Data shown Block Start

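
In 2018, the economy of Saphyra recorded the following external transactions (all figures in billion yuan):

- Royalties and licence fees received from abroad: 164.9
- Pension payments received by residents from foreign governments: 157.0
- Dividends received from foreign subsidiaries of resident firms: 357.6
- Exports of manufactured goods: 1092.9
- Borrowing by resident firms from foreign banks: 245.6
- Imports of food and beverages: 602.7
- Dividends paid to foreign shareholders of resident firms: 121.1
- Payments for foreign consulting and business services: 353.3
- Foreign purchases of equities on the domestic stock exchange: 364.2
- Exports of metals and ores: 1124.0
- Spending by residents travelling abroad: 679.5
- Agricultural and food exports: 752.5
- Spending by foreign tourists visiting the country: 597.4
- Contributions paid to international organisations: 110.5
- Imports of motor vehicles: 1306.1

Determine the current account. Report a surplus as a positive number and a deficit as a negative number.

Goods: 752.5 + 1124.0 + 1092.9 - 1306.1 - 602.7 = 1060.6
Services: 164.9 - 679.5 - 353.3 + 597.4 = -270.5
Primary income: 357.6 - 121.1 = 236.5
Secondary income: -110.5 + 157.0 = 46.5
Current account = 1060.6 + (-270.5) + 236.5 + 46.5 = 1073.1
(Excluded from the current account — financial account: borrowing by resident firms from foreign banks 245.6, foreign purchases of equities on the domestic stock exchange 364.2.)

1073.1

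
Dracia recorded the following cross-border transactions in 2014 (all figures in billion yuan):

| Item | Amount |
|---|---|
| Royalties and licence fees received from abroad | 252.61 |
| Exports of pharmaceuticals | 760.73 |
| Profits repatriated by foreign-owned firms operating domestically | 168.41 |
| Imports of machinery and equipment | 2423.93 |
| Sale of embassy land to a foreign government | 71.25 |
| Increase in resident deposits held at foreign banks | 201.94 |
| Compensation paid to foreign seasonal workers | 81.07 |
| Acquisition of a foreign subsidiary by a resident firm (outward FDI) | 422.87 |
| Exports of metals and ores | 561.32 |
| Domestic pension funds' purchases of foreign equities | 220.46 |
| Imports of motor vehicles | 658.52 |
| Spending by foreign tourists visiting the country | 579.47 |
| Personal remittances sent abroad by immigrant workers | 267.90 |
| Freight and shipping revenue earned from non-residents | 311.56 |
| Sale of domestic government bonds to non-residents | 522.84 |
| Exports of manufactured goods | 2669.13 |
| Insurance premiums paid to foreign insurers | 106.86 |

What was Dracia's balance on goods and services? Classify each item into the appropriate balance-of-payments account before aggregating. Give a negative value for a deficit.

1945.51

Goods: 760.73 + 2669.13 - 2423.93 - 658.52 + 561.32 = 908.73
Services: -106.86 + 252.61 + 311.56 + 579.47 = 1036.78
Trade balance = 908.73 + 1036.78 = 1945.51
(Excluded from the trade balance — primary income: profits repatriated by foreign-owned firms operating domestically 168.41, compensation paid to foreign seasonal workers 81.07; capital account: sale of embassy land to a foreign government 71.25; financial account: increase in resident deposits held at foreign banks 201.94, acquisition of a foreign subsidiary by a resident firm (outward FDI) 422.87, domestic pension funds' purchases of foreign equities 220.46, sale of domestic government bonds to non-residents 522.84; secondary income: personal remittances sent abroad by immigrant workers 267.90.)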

Data shown Block End
Data shown Block Start

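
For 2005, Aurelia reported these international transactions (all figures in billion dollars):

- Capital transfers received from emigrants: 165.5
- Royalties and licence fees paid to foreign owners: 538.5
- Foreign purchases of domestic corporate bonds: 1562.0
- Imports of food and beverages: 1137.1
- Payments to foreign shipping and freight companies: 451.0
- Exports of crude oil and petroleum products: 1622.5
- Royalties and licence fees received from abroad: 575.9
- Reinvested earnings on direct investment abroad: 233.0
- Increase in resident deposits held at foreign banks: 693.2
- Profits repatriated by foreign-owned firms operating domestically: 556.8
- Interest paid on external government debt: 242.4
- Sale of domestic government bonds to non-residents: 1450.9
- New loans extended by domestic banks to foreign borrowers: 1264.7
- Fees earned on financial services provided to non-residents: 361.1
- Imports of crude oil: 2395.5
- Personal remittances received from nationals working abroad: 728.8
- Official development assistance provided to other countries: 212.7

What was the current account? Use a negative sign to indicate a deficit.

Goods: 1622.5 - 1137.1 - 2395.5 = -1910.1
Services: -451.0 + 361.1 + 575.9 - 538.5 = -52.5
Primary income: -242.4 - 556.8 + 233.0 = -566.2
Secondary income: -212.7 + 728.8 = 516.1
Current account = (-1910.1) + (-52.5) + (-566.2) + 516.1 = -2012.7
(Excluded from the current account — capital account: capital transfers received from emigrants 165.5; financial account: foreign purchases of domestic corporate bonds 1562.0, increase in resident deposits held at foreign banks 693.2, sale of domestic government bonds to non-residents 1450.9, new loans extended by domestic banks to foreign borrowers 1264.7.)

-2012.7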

Data shown Block End
Data shown Block Start

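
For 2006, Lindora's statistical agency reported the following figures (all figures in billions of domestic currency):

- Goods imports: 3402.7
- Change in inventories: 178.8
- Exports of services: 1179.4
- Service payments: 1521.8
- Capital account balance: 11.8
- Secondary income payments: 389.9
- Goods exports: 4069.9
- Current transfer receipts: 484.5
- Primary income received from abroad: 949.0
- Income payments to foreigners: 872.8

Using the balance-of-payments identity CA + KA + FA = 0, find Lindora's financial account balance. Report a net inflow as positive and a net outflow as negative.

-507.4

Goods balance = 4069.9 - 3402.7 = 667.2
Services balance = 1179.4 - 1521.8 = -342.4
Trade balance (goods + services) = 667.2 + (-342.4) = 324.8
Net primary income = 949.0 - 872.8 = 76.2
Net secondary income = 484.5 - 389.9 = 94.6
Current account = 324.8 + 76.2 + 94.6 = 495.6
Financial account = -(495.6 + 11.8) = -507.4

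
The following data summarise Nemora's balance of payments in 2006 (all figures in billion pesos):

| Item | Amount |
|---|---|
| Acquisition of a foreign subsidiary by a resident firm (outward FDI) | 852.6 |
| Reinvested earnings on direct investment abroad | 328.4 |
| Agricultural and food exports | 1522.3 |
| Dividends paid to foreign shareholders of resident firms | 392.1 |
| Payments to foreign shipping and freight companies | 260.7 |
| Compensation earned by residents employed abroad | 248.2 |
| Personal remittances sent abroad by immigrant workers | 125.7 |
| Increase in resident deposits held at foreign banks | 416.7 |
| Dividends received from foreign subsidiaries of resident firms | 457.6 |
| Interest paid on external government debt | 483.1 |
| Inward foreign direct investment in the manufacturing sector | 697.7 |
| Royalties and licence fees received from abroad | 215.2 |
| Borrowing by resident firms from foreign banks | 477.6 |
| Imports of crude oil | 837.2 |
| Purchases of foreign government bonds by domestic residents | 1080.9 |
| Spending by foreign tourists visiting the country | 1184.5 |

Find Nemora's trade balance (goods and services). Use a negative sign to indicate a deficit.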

Data shown Block End

__Assigned task__.
Among the records above, only the lines between the line holding "FDI) | 852.6 |" and the line holding "Find Nemora's trade", inclusive, are to be output, exactly as written.

__Solution for this problem__.
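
| Acquisition of a foreign subsidiary by a resident firm (outward FDI) | 852.6 |
| Reinvested earnings on direct investment abroad | 328.4 |
| Agricultural and food exports | 1522.3 |
| Dividends paid to foreign shareholders of resident firms | 392.1 |
| Payments to foreign shipping and freight companies | 260.7 |
| Compensation earned by residents employed abroad | 248.2 |
| Personal remittances sent abroad by immigrant workers | 125.7 |
| Increase in resident deposits held at foreign banks | 416.7 |
| Dividends received from foreign subsidiaries of resident firms | 457.6 |
| Interest paid on external government debt | 483.1 |
| Inward foreign direct investment in the manufacturing sector | 697.7 |
| Royalties and licence fees received from abroad | 215.2 |
| Borrowing by resident firms from foreign banks | 477.6 |
| Imports of crude oil | 837.2 |
| Purchases of foreign government bonds by domestic residents | 1080.9 |
| Spending by foreign tourists visiting the country | 1184.5 |

Find Nemora's trade balance (goods and services). Use a negative sign to indicate a deficit.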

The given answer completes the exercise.